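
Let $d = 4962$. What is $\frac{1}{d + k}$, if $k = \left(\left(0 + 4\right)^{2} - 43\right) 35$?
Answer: $\frac{1}{4017} \approx 0.00024894$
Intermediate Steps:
$k = -945$ ($k = \left(4^{2} - 43\right) 35 = \left(16 - 43\right) 35 = \left(-27\right) 35 = -945$)
$\frac{1}{d + k} = \frac{1}{4962 - 945} = \frac{1}{4017}$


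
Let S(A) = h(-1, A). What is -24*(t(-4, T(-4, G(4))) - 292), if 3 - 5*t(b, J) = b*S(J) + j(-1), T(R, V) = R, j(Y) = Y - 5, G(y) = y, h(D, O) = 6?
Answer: 34248/5 ≈ 6849.6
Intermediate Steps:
S(A) = 6
j(Y) = -5 + Y
t(b, J) = 9/5 - 6*b/5 (t(b, J) = ⅗ - (b*6 + (-5 - 1))/5 = ⅗ - (6*b - 6)/5 = ⅗ - (-6 + 6*b)/5 = ⅗ + (6/5 - 6*b/5) = 9/5 - 6*b/5)
-24*(t(-4, T(-4, G(4))) - 292) = -24*((9/5 - 6/5*(-4)) - 292) = -24*((9/5 + 24/5) - 292) = -24*(33/5 - 292) = -24*(-1427/5) = 34248/5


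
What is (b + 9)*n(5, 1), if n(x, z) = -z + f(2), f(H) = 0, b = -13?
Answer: 4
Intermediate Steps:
n(x, z) = -z (n(x, z) = -z + 0 = -z)
(b + 9)*n(5, 1) = (-13 + 9)*(-1*1) = -4*(-1) = 4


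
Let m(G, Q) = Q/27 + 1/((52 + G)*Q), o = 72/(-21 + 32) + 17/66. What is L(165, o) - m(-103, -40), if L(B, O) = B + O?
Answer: 34996441/201960 ≈ 173.28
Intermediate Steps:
o = 449/66 (o = 72/11 + 17*(1/66) = 72*(1/11) + 17/66 = 72/11 + 17/66 = 449/66 ≈ 6.8030)
m(G, Q) = Q/27 + 1/(Q*(52 + G)) (m(G, Q) = Q*(1/27) + 1/(Q*(52 + G)) = Q/27 + 1/(Q*(52 + G)))
L(165, o) - m(-103, -40) = (165 + 449/66) - (27 + 52*(-40)**2 - 103*(-40)**2)/(27*(-40)*(52 - 103)) = 11339/66 - (-1)*(27 + 52*1600 - 103*1600)/(27*40*(-51)) = 11339/66 - (-1)*(-1)*(27 + 83200 - 164800)/(27*40*51) = 11339/66 - (-1)*(-1)*(-81573)/(27*40*51) = 11339/66 - 1*(-27191/18360) = 11339/66 + 27191/18360 = 34996441/201960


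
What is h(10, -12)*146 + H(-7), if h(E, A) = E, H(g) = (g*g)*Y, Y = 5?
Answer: 1705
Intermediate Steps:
H(g) = 5*g² (H(g) = (g*g)*5 = g²*5 = 5*g²)
h(10, -12)*146 + H(-7) = 10*146 + 5*(-7)² = 1460 + 5*49 = 1460 + 245 = 1705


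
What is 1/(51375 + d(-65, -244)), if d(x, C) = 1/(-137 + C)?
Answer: 381/19573874 ≈ 1.9465e-5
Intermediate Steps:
1/(51375 + d(-65, -244)) = 1/(51375 + 1/(-137 - 244)) = 1/(51375 + 1/(-381)) = 1/(51375 - 1/381) = 1/(19573874/381) = 381/19573874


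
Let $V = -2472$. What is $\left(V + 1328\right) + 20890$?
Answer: $19746$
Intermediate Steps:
$\left(V + 1328\right) + 20890 = \left(-2472 + 1328\right) + 20890 = -1144 + 20890 = 19746$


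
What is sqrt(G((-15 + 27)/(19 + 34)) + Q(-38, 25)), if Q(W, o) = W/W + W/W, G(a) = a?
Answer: sqrt(6254)/53 ≈ 1.4921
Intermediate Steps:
Q(W, o) = 2 (Q(W, o) = 1 + 1 = 2)
sqrt(G((-15 + 27)/(19 + 34)) + Q(-38, 25)) = sqrt((-15 + 27)/(19 + 34) + 2) = sqrt(12/53 + 2) = sqrt(118/53) = sqrt(6254)/53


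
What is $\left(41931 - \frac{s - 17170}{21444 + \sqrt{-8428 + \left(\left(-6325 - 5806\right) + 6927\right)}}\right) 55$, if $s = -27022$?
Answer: $\frac{22095431478835}{9580391} - \frac{1215280 i \sqrt{213}}{28741173} \approx 2.3063 \cdot 10^{6} - 0.61711 i$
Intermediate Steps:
$\left(41931 - \frac{s - 17170}{21444 + \sqrt{-8428 + \left(\left(-6325 - 5806\right) + 6927\right)}}\right) 55 = \left(41931 - \frac{-27022 - 17170}{21444 + \sqrt{-8428 + \left(\left(-6325 - 5806\right) + 6927\right)}}\right) 55 = \left(41931 - - \frac{44192}{21444 + \sqrt{-8428 + \left(-12131 + 6927\right)}}\right) 55 = \left(41931 - - \frac{44192}{21444 + \sqrt{-8428 - 5204}}\right) 55 = \left(41931 - - \frac{44192}{21444 + \sqrt{-13632}}\right) 55 = \left(41931 - - \frac{44192}{21444 + 8 i \sqrt{213}}\right) 55 = \left(41931 + \frac{44192}{21444 + 8 i \sqrt{213}}\right) 55 = 2306205 + \frac{2430560}{21444 + 8 i \sqrt{213}}$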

TASK GOAL>
In the entries above, the lines between the one holding "Let m(G, Q)" and the one holding "Answer: 34996441/201960 ≈ 173.28", inclusive, are to be printed exactly as written, and those alone.

ANSWER TO THE EXERCISE>
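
Let m(G, Q) = Q/27 + 1/((52 + G)*Q), o = 72/(-21 + 32) + 17/66. What is L(165, o) - m(-103, -40), if L(B, O) = B + O?
Answer: 34996441/201960 ≈ 173.28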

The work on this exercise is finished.